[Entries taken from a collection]

*-*-*

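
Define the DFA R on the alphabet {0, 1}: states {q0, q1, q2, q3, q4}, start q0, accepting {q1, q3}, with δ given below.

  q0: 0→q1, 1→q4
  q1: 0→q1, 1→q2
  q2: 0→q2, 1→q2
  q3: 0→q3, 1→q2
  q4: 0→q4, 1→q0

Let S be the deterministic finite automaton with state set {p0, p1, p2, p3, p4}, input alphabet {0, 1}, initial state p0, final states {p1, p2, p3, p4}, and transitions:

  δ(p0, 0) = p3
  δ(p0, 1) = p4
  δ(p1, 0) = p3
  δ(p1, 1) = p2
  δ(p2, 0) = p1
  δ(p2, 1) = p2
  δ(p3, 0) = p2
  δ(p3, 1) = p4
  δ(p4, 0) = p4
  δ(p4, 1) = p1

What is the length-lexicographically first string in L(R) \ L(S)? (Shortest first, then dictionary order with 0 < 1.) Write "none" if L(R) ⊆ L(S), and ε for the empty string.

Exploring the product automaton R × S from the start pair (q0, p0), following both machines on each input symbol, reaches 16 state pairs: (q0, p0), (q1, p3), (q4, p4), (q1, p2), (q2, p4), (q0, p1), (q1, p1), (q2, p2), (q2, p1), (q4, p2), (q2, p3), (q4, p1), (q0, p2), (q4, p3), (q0, p4), (q1, p4).
R accepts in {q1, q3} and S accepts in {p1, p2, p3, p4}. The reachable pairs whose R-component is accepting are (q1, p3), (q1, p2), (q1, p1), (q1, p4); in each of them the S-component is accepting too, so the product for L(R) \ L(S) (R-component accepting, S-component rejecting) has no reachable accepting pair and the difference is empty.
So every string accepted by R is also accepted by S: L(R) \ L(S) = ∅ and there is no such string.

none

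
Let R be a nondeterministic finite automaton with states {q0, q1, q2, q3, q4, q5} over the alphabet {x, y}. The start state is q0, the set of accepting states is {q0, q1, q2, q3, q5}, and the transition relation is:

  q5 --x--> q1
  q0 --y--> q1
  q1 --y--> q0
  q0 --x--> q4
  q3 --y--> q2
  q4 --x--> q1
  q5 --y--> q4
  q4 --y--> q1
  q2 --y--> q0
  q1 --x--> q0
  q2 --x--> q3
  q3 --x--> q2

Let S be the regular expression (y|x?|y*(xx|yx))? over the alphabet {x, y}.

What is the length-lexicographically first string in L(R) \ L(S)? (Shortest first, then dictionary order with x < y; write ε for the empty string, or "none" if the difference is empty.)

xy

The string xy is accepted by R but not by S.
No shorter string lies in the difference, and xy is the lexicographically first length-2 string in L(R) \ L(S).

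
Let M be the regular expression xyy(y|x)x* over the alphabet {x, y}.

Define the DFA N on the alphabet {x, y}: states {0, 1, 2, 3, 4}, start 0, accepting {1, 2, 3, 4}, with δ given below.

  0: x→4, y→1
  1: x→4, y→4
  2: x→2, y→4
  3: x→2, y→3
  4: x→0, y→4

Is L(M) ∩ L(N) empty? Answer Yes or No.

The string xyyy is accepted by both M and N.
Hence L(M) ∩ L(N) ≠ ∅.

No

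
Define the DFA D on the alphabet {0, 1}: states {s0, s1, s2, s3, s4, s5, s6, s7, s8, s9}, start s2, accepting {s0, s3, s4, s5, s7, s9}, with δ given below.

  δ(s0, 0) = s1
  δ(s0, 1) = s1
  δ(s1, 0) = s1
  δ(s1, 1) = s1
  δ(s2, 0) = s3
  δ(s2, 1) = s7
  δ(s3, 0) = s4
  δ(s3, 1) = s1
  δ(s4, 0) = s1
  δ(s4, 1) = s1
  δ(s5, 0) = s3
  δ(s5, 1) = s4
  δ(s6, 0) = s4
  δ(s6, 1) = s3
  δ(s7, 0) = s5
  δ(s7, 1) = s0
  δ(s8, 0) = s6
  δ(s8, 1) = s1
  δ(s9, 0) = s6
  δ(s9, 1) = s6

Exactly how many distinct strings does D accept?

The useful subgraph on states {s0, s2, s3, s4, s5, s7} is acyclic, so L(D) is finite; the longest accepting path visits 5 useful states, giving maximum string length 4.
Counting accepting paths from s2 by length: 2 of length 1, 3 of length 2, 2 of length 3, 1 of length 4. Total 8.

8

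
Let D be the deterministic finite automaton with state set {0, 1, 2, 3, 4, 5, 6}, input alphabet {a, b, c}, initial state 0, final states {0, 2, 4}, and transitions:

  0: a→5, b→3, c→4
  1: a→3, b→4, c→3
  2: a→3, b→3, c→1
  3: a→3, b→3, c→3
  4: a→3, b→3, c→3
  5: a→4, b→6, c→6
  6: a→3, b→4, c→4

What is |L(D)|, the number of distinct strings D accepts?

7

The useful subgraph on states {0, 4, 5, 6} is acyclic, so L(D) is finite; the longest accepting path visits 4 useful states, giving maximum string length 3.
Counting accepting paths from 0 by length: 1 of length 0, 1 of length 1, 1 of length 2, 4 of length 3. Total 7.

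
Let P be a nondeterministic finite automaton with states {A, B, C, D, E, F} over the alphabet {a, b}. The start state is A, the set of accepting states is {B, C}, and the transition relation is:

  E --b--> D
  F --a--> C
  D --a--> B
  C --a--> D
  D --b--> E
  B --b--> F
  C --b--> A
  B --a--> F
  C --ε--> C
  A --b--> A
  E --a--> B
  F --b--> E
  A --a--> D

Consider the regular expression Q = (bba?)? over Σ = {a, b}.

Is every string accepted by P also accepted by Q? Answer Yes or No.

The string aa is in L(P) but not in L(Q).
So L(P) ⊄ L(Q).

No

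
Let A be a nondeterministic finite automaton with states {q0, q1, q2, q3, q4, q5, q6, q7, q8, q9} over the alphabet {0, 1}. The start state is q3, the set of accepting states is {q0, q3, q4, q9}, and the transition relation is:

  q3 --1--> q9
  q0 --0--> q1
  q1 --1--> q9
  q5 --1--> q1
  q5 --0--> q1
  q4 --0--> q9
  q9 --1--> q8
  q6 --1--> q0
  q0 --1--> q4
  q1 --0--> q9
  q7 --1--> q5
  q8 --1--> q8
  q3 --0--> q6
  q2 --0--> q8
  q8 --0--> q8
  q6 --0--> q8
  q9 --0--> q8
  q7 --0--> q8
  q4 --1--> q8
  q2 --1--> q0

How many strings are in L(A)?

7

The useful subgraph on states {q0, q1, q3, q4, q6, q9} is acyclic, so L(A) is finite; the longest accepting path visits 5 useful states, giving maximum string length 4.
Counting accepting paths from q3 by length: 1 of length 0, 1 of length 1, 1 of length 2, 1 of length 3, 3 of length 4. Total 7.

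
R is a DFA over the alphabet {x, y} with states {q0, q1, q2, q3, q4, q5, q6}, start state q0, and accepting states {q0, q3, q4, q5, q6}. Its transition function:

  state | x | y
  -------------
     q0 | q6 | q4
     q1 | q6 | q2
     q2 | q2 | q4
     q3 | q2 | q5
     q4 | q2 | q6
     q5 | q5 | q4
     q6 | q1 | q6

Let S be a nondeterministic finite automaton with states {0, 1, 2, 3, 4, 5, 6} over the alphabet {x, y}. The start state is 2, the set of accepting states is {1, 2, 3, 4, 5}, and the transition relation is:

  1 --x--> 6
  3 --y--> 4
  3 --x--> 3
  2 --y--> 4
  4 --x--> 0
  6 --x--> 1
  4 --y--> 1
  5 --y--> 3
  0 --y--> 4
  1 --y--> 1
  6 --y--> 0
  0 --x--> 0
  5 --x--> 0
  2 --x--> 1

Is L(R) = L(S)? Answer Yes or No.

Yes

Exploring the product automaton R × S from the start pair (q0, 2), following both machines on each input symbol, reaches 5 state pairs: (q0, 2), (q6, 1), (q4, 4), (q1, 6), (q2, 0).
R accepts in {q0, q3, q4, q5, q6} and S accepts in {1, 2, 3, 4, 5}. In every reachable pair the two components are either both accepting — (q0, 2), (q6, 1), (q4, 4) — or both non-accepting, so no string is accepted by exactly one of the machines: L(R) \ L(S) and L(S) \ L(R) are both empty.
Hence every string is accepted by R iff it is accepted by S, and the two languages coincide.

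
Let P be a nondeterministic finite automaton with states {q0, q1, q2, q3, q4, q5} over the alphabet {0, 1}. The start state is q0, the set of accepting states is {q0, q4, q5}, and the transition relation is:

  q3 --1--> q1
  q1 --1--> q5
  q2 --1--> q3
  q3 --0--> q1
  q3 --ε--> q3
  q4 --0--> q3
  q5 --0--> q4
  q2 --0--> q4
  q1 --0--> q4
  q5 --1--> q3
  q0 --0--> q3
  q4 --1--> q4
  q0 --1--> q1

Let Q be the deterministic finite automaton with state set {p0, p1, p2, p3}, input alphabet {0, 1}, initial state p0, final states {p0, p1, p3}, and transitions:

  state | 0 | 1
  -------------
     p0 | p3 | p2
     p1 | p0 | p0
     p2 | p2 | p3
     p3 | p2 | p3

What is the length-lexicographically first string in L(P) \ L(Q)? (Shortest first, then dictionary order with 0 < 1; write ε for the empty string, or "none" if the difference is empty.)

10

The string 10 is accepted by P but not by Q.
No shorter string lies in the difference, and 10 is the lexicographically first length-2 string in L(P) \ L(Q).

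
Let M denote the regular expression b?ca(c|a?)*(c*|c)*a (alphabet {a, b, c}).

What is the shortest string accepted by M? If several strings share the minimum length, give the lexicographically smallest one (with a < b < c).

caa

By inspection of the expression, no string of length less than 3 matches, and caa is the lexicographically first match of length 3.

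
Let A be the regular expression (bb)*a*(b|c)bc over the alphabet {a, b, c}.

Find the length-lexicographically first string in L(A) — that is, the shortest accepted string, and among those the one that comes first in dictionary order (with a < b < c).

By inspection of the expression, no string of length less than 3 matches, and bbc is the lexicographically first match of length 3.

bbc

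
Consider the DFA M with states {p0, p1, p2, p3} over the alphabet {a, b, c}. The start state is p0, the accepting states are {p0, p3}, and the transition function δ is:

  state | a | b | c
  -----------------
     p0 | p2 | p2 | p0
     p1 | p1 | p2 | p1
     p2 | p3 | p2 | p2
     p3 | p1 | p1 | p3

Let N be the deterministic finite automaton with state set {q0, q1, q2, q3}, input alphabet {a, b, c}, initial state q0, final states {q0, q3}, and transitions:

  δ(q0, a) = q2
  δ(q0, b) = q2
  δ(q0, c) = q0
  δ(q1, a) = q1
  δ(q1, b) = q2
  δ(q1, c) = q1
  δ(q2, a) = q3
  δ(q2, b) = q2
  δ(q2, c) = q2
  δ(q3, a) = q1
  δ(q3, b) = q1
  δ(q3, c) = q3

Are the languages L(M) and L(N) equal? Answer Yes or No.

Exploring the product automaton M × N from the start pair (p0, q0), following both machines on each input symbol, reaches 4 state pairs: (p0, q0), (p2, q2), (p3, q3), (p1, q1).
M accepts in {p0, p3} and N accepts in {q0, q3}. In every reachable pair the two components are either both accepting — (p0, q0), (p3, q3) — or both non-accepting, so no string is accepted by exactly one of the machines: L(M) \ L(N) and L(N) \ L(M) are both empty.
Hence every string is accepted by M iff it is accepted by N, and the two languages coincide.

Yes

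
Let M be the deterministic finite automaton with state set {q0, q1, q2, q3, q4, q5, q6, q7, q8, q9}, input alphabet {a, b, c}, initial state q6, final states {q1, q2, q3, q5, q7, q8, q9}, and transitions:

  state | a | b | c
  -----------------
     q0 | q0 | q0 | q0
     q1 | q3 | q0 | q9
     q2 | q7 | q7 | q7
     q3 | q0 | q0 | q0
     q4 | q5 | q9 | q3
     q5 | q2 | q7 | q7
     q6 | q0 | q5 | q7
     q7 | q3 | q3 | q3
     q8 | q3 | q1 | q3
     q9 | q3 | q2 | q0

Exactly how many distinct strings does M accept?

26

The useful subgraph on states {q2, q3, q5, q6, q7} is acyclic, so L(M) is finite; the longest accepting path visits 5 useful states, giving maximum string length 4.
Counting accepting paths from q6 by length: 2 of length 1, 6 of length 2, 9 of length 3, 9 of length 4. Total 26.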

*-*-*

- [ACTIVITY] The answer is the run of lines above from the line containing "q2 --y--> q0" through the line containing "Let S be the regular", copied exactly and alone.

- [WRITTEN ANSWER]
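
  q2 --y--> q0
  q1 --x--> q0
  q2 --x--> q3
  q3 --x--> q2

Let S be the regular expression (y|x?|y*(xx|yx))? over the alphabet {x, y}.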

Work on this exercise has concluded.